__Records provided__.
[Start of Attachment]

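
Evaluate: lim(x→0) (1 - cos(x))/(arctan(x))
This is a 0/0 indeterminate form.

Apply L'Hôpital's rule: differentiate numerator and denominator separately.
  f(x) = 1 - cos(x)   ⇒   f'(x) = sin(x)
  g(x) = atan(x)   ⇒   g'(x) = 1/(x^2 + 1)
  lim(x→0) f'(x)/g'(x) = lim(x→0) (sin(x))/(1/(x^2 + 1))
  = 0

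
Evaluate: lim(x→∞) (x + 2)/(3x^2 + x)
This is an ∞/∞ indeterminate form.

Apply L'Hôpital's rule: differentiate numerator and denominator separately.
  f(x) = x + 2   ⇒   f'(x) = 1
  g(x) = 3·x^2 + x   ⇒   g'(x) = 6·x + 1
  lim(x→∞) f'(x)/g'(x) = lim(x→∞) (1)/(6·x + 1)
  = 0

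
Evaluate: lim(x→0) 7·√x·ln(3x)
This is a 0·∞ indeterminate form.

Rewrite 0·∞ as a quotient (0/0 or ∞/∞ form), then apply L'Hôpital's rule:
  lim(x→0) 7·√x·ln(3x) = 0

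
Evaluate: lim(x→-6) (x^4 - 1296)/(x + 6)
This is a standard limit.

Factor or rationalize the expression:
  lim(x→-6) (x^4 - 1296)/(x + 6) = -864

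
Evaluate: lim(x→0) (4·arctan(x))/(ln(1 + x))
This is a 0/0 indeterminate form.

Apply L'Hôpital's rule: differentiate numerator and denominator separately.
  f(x) = 4·atan(x)   ⇒   f'(x) = 4/(x^2 + 1)
  g(x) = ln(x + 1)   ⇒   g'(x) = 1/(x + 1)
  lim(x→0) f'(x)/g'(x) = lim(x→0) (4/(x^2 + 1))/(1/(x + 1))
  = 4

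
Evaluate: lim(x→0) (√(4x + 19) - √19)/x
This is a standard limit.

Factor or rationalize the expression:
  lim(x→0) (√(4x + 19) - √19)/x = 2·sqrt(19)/19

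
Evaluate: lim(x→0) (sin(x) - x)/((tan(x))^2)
This is a 0/0 indeterminate form.

Apply L'Hôpital's rule: differentiate numerator and denominator separately.
  f(x) = -x + sin(x)   ⇒   f'(x) = cos(x) - 1
  g(x) = tan(x)^2   ⇒   g'(x) = (2·tan(x)^2 + 2)·tan(x)
  lim(x→0) f'(x)/g'(x) = lim(x→0) (cos(x) - 1)/((2·tan(x)^2 + 2)·tan(x))
  = 0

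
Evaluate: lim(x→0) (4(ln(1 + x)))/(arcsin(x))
This is a 0/0 indeterminate form.

Apply L'Hôpital's rule: differentiate numerator and denominator separately.
  f(x) = 4·ln(x + 1)   ⇒   f'(x) = 4/(x + 1)
  g(x) = asin(x)   ⇒   g'(x) = 1/sqrt(1 - x^2)
  lim(x→0) f'(x)/g'(x) = lim(x→0) (4/(x + 1))/(1/sqrt(1 - x^2))
  = 4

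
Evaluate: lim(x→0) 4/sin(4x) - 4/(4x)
This is an ∞-∞ indeterminate form.

Combine fractions or rationalize to convert ∞-∞ to 0/0 form:
  lim(x→0) 4/sin(4x) - 4/(4x) = 0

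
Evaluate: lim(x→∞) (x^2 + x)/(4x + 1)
This is an ∞/∞ indeterminate form.

Apply L'Hôpital's rule: differentiate numerator and denominator separately.
  f(x) = x^2 + x   ⇒   f'(x) = 2·x + 1
  g(x) = 4·x + 1   ⇒   g'(x) = 4
  lim(x→∞) f'(x)/g'(x) = lim(x→∞) (2·x + 1)/(4)
  = ∞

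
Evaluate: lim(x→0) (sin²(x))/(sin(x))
This is a 0/0 indeterminate form.

Apply L'Hôpital's rule: differentiate numerator and denominator separately.
  f(x) = sin(x)^2   ⇒   f'(x) = 2·sin(x)·cos(x)
  g(x) = sin(x)   ⇒   g'(x) = cos(x)
  lim(x→0) f'(x)/g'(x) = lim(x→0) (2·sin(x)·cos(x))/(cos(x))
  = 0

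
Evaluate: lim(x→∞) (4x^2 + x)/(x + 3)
This is an ∞/∞ indeterminate form.

Apply L'Hôpital's rule: differentiate numerator and denominator separately.
  f(x) = 4·x^2 + x   ⇒   f'(x) = 8·x + 1
  g(x) = x + 3   ⇒   g'(x) = 1
  lim(x→∞) f'(x)/g'(x) = lim(x→∞) (8·x + 1)/(1)
  = ∞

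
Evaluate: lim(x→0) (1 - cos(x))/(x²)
This is a 0/0 indeterminate form.

Apply L'Hôpital's rule: differentiate numerator and denominator separately.
  f(x) = 1 - cos(x)   ⇒   f'(x) = sin(x)
  g(x) = x^2   ⇒   g'(x) = 2·x
  lim(x→0) f'(x)/g'(x) = lim(x→0) (sin(x))/(2·x)
  = 1/2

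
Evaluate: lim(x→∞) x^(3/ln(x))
This is an exponential indeterminate form.

For exponential indeterminate forms, take the natural log:
  Let L = lim(x→∞) x^(3/ln(x))
  Then ln(L) = lim(x→∞) [exponent × ln(base)]
  Evaluate using L'Hôpital or standard limits, then exponentiate.
  L = e^(3)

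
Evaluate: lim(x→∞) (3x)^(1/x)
This is an exponential indeterminate form.

For exponential indeterminate forms, take the natural log:
  Let L = lim(x→∞) (3x)^(1/x)
  Then ln(L) = lim(x→∞) [exponent × ln(base)]
  Evaluate using L'Hôpital or standard limits, then exponentiate.
  L = 1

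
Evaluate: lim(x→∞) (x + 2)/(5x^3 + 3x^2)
This is an ∞/∞ indeterminate form.

Apply L'Hôpital's rule: differentiate numerator and denominator separately.
  f(x) = x + 2   ⇒   f'(x) = 1
  g(x) = 5·x^3 + 3·x^2   ⇒   g'(x) = 15·x^2 + 6·x
  lim(x→∞) f'(x)/g'(x) = lim(x→∞) (1)/(15·x^2 + 6·x)
  = 0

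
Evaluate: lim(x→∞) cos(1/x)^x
This is an exponential indeterminate form.

For exponential indeterminate forms, take the natural log:
  Let L = lim(x→∞) cos(1/x)^x
  Then ln(L) = lim(x→∞) [exponent × ln(base)]
  Evaluate using L'Hôpital or standard limits, then exponentiate.
  L = 1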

[End of Attachment]

__Exercise brief__. The records above are to be returned exactly as they appear.

__Output below__.
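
Evaluate: lim(x→0) (1 - cos(x))/(arctan(x))
This is a 0/0 indeterminate form.

Apply L'Hôpital's rule: differentiate numerator and denominator separately.
  f(x) = 1 - cos(x)   ⇒   f'(x) = sin(x)
  g(x) = atan(x)   ⇒   g'(x) = 1/(x^2 + 1)
  lim(x→0) f'(x)/g'(x) = lim(x→0) (sin(x))/(1/(x^2 + 1))
  = 0

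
Evaluate: lim(x→∞) (x + 2)/(3x^2 + x)
This is an ∞/∞ indeterminate form.

Apply L'Hôpital's rule: differentiate numerator and denominator separately.
  f(x) = x + 2   ⇒   f'(x) = 1
  g(x) = 3·x^2 + x   ⇒   g'(x) = 6·x + 1
  lim(x→∞) f'(x)/g'(x) = lim(x→∞) (1)/(6·x + 1)
  = 0

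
Evaluate: lim(x→0) 7·√x·ln(3x)
This is a 0·∞ indeterminate form.

Rewrite 0·∞ as a quotient (0/0 or ∞/∞ form), then apply L'Hôpital's rule:
  lim(x→0) 7·√x·ln(3x) = 0

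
Evaluate: lim(x→-6) (x^4 - 1296)/(x + 6)
This is a standard limit.

Factor or rationalize the expression:
  lim(x→-6) (x^4 - 1296)/(x + 6) = -864

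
Evaluate: lim(x→0) (4·arctan(x))/(ln(1 + x))
This is a 0/0 indeterminate form.

Apply L'Hôpital's rule: differentiate numerator and denominator separately.
  f(x) = 4·atan(x)   ⇒   f'(x) = 4/(x^2 + 1)
  g(x) = ln(x + 1)   ⇒   g'(x) = 1/(x + 1)
  lim(x→0) f'(x)/g'(x) = lim(x→0) (4/(x^2 + 1))/(1/(x + 1))
  = 4

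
Evaluate: lim(x→0) (√(4x + 19) - √19)/x
This is a standard limit.

Factor or rationalize the expression:
  lim(x→0) (√(4x + 19) - √19)/x = 2·sqrt(19)/19

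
Evaluate: lim(x→0) (sin(x) - x)/((tan(x))^2)
This is a 0/0 indeterminate form.

Apply L'Hôpital's rule: differentiate numerator and denominator separately.
  f(x) = -x + sin(x)   ⇒   f'(x) = cos(x) - 1
  g(x) = tan(x)^2   ⇒   g'(x) = (2·tan(x)^2 + 2)·tan(x)
  lim(x→0) f'(x)/g'(x) = lim(x→0) (cos(x) - 1)/((2·tan(x)^2 + 2)·tan(x))
  = 0

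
Evaluate: lim(x→0) (4(ln(1 + x)))/(arcsin(x))
This is a 0/0 indeterminate form.

Apply L'Hôpital's rule: differentiate numerator and denominator separately.
  f(x) = 4·ln(x + 1)   ⇒   f'(x) = 4/(x + 1)
  g(x) = asin(x)   ⇒   g'(x) = 1/sqrt(1 - x^2)
  lim(x→0) f'(x)/g'(x) = lim(x→0) (4/(x + 1))/(1/sqrt(1 - x^2))
  = 4

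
Evaluate: lim(x→0) 4/sin(4x) - 4/(4x)
This is an ∞-∞ indeterminate form.

Combine fractions or rationalize to convert ∞-∞ to 0/0 form:
  lim(x→0) 4/sin(4x) - 4/(4x) = 0

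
Evaluate: lim(x→∞) (x^2 + x)/(4x + 1)
This is an ∞/∞ indeterminate form.

Apply L'Hôpital's rule: differentiate numerator and denominator separately.
  f(x) = x^2 + x   ⇒   f'(x) = 2·x + 1
  g(x) = 4·x + 1   ⇒   g'(x) = 4
  lim(x→∞) f'(x)/g'(x) = lim(x→∞) (2·x + 1)/(4)
  = ∞

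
Evaluate: lim(x→0) (sin²(x))/(sin(x))
This is a 0/0 indeterminate form.

Apply L'Hôpital's rule: differentiate numerator and denominator separately.
  f(x) = sin(x)^2   ⇒   f'(x) = 2·sin(x)·cos(x)
  g(x) = sin(x)   ⇒   g'(x) = cos(x)
  lim(x→0) f'(x)/g'(x) = lim(x→0) (2·sin(x)·cos(x))/(cos(x))
  = 0

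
Evaluate: lim(x→∞) (4x^2 + x)/(x + 3)
This is an ∞/∞ indeterminate form.

Apply L'Hôpital's rule: differentiate numerator and denominator separately.
  f(x) = 4·x^2 + x   ⇒   f'(x) = 8·x + 1
  g(x) = x + 3   ⇒   g'(x) = 1
  lim(x→∞) f'(x)/g'(x) = lim(x→∞) (8·x + 1)/(1)
  = ∞

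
Evaluate: lim(x→0) (1 - cos(x))/(x²)
This is a 0/0 indeterminate form.

Apply L'Hôpital's rule: differentiate numerator and denominator separately.
  f(x) = 1 - cos(x)   ⇒   f'(x) = sin(x)
  g(x) = x^2   ⇒   g'(x) = 2·x
  lim(x→0) f'(x)/g'(x) = lim(x→0) (sin(x))/(2·x)
  = 1/2

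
Evaluate: lim(x→∞) x^(3/ln(x))
This is an exponential indeterminate form.

For exponential indeterminate forms, take the natural log:
  Let L = lim(x→∞) x^(3/ln(x))
  Then ln(L) = lim(x→∞) [exponent × ln(base)]
  Evaluate using L'Hôpital or standard limits, then exponentiate.
  L = e^(3)

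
Evaluate: lim(x→∞) (3x)^(1/x)
This is an exponential indeterminate form.

For exponential indeterminate forms, take the natural log:
  Let L = lim(x→∞) (3x)^(1/x)
  Then ln(L) = lim(x→∞) [exponent × ln(base)]
  Evaluate using L'Hôpital or standard limits, then exponentiate.
  L = 1

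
Evaluate: lim(x→∞) (x + 2)/(5x^3 + 3x^2)
This is an ∞/∞ indeterminate form.

Apply L'Hôpital's rule: differentiate numerator and denominator separately.
  f(x) = x + 2   ⇒   f'(x) = 1
  g(x) = 5·x^3 + 3·x^2   ⇒   g'(x) = 15·x^2 + 6·x
  lim(x→∞) f'(x)/g'(x) = lim(x→∞) (1)/(15·x^2 + 6·x)
  = 0

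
Evaluate: lim(x→∞) cos(1/x)^x
This is an exponential indeterminate form.

For exponential indeterminate forms, take the natural log:
  Let L = lim(x→∞) cos(1/x)^x
  Then ln(L) = lim(x→∞) [exponent × ln(base)]
  Evaluate using L'Hôpital or standard limits, then exponentiate.
  L = 1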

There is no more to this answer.